◆ What is being asked: Report back every line in the data that includes the string "each".

◆ Records provided:

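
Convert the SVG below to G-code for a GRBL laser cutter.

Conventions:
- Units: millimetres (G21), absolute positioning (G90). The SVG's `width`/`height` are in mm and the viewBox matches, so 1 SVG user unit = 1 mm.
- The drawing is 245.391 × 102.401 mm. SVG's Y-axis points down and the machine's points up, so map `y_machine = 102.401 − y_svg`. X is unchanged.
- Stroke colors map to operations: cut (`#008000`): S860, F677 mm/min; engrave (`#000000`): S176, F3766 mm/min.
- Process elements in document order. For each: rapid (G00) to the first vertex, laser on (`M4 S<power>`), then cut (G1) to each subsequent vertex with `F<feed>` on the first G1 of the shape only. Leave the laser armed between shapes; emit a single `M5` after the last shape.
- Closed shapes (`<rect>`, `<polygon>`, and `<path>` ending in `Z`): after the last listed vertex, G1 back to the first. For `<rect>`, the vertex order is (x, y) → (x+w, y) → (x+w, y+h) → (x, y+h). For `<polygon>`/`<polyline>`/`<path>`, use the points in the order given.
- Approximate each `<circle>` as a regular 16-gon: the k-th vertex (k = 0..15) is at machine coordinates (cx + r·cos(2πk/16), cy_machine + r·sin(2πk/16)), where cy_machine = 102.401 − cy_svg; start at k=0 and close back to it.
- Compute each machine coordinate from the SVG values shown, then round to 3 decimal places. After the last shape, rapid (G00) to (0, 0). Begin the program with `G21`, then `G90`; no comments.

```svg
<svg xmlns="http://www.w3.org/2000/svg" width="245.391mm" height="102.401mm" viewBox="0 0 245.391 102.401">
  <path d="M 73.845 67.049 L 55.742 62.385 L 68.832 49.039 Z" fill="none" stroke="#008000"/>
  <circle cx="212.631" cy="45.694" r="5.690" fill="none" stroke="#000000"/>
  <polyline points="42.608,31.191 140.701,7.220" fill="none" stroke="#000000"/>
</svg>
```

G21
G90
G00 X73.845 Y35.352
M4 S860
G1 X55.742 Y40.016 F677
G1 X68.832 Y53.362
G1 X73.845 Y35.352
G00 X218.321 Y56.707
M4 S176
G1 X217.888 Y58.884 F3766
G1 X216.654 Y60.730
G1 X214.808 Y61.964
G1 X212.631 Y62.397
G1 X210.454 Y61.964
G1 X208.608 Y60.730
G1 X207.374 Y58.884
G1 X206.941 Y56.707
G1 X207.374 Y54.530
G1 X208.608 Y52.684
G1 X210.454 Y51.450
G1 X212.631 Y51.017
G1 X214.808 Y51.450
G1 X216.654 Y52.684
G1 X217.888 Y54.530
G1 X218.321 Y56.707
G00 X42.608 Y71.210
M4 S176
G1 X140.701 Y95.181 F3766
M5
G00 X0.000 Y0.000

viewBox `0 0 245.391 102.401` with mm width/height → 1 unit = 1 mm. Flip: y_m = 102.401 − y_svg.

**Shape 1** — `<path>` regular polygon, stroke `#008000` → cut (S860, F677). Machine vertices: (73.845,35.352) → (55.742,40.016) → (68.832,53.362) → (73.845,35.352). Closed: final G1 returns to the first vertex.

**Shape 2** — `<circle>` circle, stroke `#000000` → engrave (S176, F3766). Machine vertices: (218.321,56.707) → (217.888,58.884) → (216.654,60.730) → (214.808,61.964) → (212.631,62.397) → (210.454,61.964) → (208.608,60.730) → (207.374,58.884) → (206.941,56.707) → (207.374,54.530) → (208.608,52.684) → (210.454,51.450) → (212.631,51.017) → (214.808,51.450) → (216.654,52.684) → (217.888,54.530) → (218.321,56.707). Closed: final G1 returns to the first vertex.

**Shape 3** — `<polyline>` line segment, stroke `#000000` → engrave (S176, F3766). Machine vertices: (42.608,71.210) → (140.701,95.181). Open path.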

◆ Reply to the task:
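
- Process elements in document order. For each: rapid (G00) to the first vertex, laser on (`M4 S<power>`), then cut (G1) to each subsequent vertex with `F<feed>` on the first G1 of the shape only. Leave the laser armed between shapes; emit a single `M5` after the last shape.
- Approximate each `<circle>` as a regular 16-gon: the k-th vertex (k = 0..15) is at machine coordinates (cx + r·cos(2πk/16), cy_machine + r·sin(2πk/16)), where cy_machine = 102.401 − cy_svg; start at k=0 and close back to it.
- Compute each machine coordinate from the SVG values shown, then round to 3 decimal places. After the last shape, rapid (G00) to (0, 0). Begin the program with `G21`, then `G90`; no comments.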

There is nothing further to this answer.